Assignment
The following entries are to be retyped in full, exactly as written.

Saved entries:
——————————

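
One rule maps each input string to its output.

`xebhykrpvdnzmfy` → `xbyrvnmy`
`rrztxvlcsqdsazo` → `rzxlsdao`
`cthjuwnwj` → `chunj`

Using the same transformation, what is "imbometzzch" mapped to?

Rule — keep every other character starting from the first (positions 1st, 3rd, 5th, ...).
Doing the same to "imbometzzch": "ibmtzh".

ibmtzh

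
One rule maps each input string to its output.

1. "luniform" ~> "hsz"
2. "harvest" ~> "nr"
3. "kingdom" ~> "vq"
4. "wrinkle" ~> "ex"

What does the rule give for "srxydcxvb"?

eqi

The pattern: keep one character in every 3, starting at position 2 (positions 2nd, 5th, 8th, ...), then shift every letter 13 places forward in the alphabet (wrapping around) — i.e. ROT13.
"srxydcxvb" → "rdv" → "eqi".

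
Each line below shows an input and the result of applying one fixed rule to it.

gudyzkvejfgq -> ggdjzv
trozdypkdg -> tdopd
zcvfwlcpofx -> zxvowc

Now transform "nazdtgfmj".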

——————————

Answer box
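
One rule maps each input string to its output.

`xebhykrpvdnzmfy` → `xbyrvnmy`
`rrztxvlcsqdsazo` → `rzxlsdao`
`cthjuwnwj` → `chunj`

Using the same transformation, what is "imbometzzch" mapped to?

Rule — keep every other character starting from the first (positions 1st, 3rd, 5th, ...).
Doing the same to "imbometzzch": "ibmtzh".

ibmtzh

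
One rule maps each input string to its output.

1. "luniform" ~> "hsz"
2. "harvest" ~> "nr"
3. "kingdom" ~> "vq"
4. "wrinkle" ~> "ex"

What does the rule give for "srxydcxvb"?

eqi

The pattern: keep one character in every 3, starting at position 2 (positions 2nd, 5th, 8th, ...), then shift every letter 13 places forward in the alphabet (wrapping around) — i.e. ROT13.
"srxydcxvb" → "rdv" → "eqi".

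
Each line below shows an input and the result of applying one fixed rule to it.

gudyzkvejfgq -> ggdjzv
trozdypkdg -> tdopd
zcvfwlcpofx -> zxvowc

Now transform "nazdtgfmj".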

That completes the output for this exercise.